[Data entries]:
----------

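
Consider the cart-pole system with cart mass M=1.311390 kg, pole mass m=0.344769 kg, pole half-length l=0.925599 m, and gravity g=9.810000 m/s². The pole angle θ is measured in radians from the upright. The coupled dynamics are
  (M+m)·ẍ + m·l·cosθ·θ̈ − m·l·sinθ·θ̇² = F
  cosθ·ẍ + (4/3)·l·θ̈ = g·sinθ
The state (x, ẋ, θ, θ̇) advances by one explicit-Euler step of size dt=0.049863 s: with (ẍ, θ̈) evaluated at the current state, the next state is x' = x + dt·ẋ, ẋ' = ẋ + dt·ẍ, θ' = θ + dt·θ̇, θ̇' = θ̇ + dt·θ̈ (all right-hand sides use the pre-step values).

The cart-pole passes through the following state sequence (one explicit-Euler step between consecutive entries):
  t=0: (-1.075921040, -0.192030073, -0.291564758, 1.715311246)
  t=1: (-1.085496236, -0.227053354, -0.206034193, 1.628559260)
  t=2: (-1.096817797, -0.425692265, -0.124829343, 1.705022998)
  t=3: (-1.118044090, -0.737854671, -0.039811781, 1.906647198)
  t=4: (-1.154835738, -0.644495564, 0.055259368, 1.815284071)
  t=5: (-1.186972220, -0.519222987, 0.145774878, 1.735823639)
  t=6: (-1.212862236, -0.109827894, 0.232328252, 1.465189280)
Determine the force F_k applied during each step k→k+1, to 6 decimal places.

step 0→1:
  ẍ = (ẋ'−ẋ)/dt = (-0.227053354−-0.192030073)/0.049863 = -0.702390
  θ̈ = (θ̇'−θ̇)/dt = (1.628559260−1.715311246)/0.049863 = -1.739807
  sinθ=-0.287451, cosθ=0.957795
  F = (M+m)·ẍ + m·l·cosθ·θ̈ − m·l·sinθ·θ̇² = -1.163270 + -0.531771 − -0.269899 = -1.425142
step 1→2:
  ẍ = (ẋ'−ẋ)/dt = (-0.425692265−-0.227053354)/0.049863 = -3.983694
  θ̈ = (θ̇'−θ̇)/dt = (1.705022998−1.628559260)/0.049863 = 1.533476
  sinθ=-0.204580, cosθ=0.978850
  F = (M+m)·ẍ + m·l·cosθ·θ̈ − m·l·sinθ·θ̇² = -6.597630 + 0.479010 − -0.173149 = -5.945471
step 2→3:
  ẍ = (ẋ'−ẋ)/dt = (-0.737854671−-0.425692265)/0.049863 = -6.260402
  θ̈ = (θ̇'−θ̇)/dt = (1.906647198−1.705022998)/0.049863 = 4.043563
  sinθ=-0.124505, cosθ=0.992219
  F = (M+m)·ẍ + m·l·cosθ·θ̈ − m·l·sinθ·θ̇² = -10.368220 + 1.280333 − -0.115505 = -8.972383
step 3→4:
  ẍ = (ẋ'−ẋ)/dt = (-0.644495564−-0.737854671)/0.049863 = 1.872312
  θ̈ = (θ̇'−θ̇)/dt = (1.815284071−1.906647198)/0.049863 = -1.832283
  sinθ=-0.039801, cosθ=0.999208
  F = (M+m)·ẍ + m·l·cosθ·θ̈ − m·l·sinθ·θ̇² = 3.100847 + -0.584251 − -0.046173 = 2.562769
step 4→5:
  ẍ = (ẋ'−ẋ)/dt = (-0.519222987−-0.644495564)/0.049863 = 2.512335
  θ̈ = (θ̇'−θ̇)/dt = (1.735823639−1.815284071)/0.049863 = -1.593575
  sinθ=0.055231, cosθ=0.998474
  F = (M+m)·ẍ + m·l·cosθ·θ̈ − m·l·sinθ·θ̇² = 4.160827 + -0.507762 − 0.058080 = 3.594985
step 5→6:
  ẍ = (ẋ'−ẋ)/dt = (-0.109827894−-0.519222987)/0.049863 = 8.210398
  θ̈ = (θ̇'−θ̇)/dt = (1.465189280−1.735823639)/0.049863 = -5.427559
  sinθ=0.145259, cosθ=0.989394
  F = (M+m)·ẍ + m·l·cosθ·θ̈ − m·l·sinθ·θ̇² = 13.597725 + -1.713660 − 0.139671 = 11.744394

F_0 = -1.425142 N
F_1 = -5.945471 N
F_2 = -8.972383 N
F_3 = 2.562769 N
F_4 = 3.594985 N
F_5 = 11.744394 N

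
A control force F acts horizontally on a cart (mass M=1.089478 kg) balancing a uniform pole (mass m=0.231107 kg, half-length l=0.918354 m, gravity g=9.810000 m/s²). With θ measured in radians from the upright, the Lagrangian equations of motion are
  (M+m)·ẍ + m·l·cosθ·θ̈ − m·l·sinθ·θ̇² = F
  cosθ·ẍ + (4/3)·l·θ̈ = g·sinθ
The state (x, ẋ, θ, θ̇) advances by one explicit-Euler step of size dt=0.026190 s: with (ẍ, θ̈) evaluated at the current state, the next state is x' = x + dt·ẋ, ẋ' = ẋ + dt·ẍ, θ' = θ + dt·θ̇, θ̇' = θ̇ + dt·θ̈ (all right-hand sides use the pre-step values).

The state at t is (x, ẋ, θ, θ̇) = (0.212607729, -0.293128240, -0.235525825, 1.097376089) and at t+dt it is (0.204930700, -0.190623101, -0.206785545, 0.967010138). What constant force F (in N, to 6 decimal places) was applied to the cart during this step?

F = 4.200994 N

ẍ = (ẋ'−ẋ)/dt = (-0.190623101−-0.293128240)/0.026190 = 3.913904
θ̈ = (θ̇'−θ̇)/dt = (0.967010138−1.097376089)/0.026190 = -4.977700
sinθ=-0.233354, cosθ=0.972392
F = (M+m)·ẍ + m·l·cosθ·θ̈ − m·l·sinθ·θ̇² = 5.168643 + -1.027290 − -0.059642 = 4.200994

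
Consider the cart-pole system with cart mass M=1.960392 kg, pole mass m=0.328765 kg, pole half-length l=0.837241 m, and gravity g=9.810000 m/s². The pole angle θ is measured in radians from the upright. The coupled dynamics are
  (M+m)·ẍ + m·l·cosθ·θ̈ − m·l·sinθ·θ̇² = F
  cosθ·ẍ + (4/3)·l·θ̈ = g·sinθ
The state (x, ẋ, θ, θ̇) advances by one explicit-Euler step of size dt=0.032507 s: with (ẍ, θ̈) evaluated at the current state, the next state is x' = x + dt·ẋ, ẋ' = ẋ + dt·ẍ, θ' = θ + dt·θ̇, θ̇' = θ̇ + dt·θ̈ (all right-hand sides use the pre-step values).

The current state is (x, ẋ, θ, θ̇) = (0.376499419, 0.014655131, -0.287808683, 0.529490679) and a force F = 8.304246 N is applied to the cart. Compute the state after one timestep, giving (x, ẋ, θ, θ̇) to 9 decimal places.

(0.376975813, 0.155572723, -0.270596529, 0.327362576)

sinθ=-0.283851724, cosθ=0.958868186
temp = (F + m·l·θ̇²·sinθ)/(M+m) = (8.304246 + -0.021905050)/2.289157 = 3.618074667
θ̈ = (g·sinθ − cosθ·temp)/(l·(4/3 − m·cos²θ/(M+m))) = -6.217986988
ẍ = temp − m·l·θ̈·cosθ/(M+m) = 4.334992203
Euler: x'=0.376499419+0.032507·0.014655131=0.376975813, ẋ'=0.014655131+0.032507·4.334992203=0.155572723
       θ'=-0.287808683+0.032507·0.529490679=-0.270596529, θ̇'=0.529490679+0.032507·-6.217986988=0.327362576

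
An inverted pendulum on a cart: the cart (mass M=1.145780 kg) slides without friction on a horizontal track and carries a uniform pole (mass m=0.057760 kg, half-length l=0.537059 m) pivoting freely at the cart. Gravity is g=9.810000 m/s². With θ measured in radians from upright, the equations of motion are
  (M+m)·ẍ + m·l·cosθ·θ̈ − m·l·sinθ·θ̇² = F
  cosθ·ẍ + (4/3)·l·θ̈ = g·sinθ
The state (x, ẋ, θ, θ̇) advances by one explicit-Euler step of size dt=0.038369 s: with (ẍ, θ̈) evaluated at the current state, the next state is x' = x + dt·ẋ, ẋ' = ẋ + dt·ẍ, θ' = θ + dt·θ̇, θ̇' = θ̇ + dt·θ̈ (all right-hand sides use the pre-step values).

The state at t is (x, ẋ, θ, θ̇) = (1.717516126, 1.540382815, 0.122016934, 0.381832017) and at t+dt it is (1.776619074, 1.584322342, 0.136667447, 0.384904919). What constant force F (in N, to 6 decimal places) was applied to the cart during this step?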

----------

[Your goal]: Would you please copy all lines in the data that contain the word "coupled"?

[Problem solution]:
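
Consider the cart-pole system with cart mass M=1.311390 kg, pole mass m=0.344769 kg, pole half-length l=0.925599 m, and gravity g=9.810000 m/s². The pole angle θ is measured in radians from the upright. The coupled dynamics are
Consider the cart-pole system with cart mass M=1.960392 kg, pole mass m=0.328765 kg, pole half-length l=0.837241 m, and gravity g=9.810000 m/s². The pole angle θ is measured in radians from the upright. The coupled dynamics are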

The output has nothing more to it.